Exactly the lines from the one with "A first-year chemistry student must solve: compute" to the end of the entries should appear in your answer, retyped word for word.

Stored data

....

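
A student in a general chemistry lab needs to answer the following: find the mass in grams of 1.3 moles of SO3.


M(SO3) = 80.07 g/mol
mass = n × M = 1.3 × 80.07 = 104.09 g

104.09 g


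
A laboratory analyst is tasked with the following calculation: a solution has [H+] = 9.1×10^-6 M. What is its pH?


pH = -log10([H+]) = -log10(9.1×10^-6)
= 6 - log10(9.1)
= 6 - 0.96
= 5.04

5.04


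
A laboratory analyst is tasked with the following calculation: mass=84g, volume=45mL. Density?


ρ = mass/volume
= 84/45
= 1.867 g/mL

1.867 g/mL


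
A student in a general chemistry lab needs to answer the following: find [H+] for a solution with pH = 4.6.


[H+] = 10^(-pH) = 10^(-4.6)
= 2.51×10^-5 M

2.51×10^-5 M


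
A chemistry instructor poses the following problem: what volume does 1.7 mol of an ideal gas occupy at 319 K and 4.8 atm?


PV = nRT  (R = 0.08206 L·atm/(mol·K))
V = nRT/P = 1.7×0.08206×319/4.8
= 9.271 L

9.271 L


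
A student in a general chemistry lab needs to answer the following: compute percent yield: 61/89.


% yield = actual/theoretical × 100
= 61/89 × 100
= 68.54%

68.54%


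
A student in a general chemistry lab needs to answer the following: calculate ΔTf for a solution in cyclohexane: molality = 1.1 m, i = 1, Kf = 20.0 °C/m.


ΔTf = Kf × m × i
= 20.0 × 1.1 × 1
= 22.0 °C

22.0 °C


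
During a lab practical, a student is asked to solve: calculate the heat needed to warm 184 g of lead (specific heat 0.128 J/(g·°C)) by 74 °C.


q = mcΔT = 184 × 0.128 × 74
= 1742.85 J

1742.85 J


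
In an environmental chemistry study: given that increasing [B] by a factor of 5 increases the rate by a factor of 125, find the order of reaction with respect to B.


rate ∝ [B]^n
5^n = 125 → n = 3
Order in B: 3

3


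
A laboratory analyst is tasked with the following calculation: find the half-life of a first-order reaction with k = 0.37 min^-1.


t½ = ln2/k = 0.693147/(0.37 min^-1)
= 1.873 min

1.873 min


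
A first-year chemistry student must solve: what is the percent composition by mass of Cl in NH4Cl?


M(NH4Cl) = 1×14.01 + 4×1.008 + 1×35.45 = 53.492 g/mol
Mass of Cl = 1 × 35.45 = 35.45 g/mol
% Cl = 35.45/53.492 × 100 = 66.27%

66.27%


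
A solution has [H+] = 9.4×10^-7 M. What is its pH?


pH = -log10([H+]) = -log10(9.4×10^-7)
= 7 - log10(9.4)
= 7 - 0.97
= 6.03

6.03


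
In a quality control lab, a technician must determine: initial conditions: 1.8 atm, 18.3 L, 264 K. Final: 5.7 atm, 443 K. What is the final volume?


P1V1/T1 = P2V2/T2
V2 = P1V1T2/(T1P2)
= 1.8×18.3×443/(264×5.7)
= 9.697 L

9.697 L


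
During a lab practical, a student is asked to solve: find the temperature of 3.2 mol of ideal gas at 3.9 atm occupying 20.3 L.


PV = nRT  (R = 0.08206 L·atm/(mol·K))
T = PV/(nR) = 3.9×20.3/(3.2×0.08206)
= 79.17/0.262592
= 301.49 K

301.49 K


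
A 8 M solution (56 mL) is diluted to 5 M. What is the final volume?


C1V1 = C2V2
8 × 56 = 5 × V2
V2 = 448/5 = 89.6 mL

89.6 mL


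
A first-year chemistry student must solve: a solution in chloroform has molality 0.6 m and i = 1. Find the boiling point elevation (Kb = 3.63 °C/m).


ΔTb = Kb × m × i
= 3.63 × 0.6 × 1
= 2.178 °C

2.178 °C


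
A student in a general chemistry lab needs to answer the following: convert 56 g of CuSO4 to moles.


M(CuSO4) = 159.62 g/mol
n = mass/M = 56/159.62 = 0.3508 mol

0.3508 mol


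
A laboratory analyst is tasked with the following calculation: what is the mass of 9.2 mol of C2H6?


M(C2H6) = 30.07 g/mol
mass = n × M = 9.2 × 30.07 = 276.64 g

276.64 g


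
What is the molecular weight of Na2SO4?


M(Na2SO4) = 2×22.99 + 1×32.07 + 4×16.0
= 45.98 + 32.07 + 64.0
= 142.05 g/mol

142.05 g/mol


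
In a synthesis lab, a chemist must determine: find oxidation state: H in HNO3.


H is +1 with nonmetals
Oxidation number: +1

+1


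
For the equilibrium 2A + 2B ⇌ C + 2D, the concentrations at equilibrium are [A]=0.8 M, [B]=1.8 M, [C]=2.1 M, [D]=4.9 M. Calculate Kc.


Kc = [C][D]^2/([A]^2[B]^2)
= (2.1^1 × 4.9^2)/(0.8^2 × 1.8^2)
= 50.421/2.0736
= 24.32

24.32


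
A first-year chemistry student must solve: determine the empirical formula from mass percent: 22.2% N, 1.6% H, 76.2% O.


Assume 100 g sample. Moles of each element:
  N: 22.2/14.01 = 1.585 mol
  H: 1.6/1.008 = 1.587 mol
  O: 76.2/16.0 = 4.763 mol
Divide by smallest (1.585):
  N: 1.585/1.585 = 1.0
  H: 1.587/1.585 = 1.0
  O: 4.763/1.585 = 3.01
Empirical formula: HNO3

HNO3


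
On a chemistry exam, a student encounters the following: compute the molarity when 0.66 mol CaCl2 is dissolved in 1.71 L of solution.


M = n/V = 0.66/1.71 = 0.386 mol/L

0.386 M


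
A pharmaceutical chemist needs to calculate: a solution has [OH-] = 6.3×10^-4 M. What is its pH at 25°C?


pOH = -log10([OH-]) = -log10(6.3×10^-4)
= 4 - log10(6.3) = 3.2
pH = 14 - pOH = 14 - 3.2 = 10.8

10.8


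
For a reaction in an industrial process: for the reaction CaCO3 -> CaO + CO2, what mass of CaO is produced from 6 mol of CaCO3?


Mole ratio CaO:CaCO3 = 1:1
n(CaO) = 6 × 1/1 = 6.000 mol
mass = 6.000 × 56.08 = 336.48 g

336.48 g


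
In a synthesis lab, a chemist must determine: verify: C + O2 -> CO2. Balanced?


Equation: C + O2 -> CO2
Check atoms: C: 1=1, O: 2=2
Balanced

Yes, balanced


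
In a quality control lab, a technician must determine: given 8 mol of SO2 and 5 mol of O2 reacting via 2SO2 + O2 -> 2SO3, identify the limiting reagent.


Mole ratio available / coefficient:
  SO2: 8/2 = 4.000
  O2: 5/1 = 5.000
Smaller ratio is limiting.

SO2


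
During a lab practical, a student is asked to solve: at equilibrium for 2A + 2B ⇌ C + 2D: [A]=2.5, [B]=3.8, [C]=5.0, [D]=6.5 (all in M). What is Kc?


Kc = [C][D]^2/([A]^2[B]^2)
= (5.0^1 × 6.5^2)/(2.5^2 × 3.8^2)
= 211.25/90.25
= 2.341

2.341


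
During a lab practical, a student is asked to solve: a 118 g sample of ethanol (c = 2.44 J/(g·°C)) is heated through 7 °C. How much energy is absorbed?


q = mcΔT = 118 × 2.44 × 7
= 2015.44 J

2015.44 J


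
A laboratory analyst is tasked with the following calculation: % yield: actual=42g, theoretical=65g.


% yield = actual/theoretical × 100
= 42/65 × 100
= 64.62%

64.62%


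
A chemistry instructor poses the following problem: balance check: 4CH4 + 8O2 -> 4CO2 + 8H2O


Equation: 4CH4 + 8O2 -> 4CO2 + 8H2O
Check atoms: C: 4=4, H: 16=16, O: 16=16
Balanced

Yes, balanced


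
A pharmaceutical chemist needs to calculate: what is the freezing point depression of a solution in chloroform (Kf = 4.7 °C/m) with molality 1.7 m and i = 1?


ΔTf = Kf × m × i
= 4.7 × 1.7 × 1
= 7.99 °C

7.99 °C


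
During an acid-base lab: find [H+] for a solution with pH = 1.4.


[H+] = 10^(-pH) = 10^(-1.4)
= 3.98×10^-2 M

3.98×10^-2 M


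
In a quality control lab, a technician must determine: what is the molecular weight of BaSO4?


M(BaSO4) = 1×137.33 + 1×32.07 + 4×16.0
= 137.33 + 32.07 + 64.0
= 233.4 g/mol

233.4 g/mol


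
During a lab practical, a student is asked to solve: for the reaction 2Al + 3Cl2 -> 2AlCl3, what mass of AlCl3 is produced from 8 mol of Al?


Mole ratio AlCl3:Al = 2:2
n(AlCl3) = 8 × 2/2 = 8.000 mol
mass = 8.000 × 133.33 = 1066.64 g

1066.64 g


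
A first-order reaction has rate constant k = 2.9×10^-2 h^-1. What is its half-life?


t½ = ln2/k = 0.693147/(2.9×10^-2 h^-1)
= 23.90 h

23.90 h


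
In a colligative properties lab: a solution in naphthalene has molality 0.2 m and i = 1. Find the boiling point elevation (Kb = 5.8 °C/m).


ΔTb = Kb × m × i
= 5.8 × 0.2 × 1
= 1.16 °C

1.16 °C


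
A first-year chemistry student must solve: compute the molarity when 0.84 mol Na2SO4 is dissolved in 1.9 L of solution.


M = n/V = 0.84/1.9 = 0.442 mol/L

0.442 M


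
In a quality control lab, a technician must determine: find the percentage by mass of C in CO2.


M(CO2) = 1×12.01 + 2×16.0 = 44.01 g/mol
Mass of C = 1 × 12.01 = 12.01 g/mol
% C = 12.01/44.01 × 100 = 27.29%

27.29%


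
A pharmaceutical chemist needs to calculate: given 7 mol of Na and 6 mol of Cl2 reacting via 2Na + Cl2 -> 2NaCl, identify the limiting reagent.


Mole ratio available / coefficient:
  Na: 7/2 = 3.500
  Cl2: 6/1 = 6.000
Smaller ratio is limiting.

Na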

....

# COMPLETED TASK:
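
A first-year chemistry student must solve: compute the molarity when 0.84 mol Na2SO4 is dissolved in 1.9 L of solution.


M = n/V = 0.84/1.9 = 0.442 mol/L

0.442 M


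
In a quality control lab, a technician must determine: find the percentage by mass of C in CO2.


M(CO2) = 1×12.01 + 2×16.0 = 44.01 g/mol
Mass of C = 1 × 12.01 = 12.01 g/mol
% C = 12.01/44.01 × 100 = 27.29%

27.29%


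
A pharmaceutical chemist needs to calculate: given 7 mol of Na and 6 mol of Cl2 reacting via 2Na + Cl2 -> 2NaCl, identify the limiting reagent.


Mole ratio available / coefficient:
  Na: 7/2 = 3.500
  Cl2: 6/1 = 6.000
Smaller ratio is limiting.

Na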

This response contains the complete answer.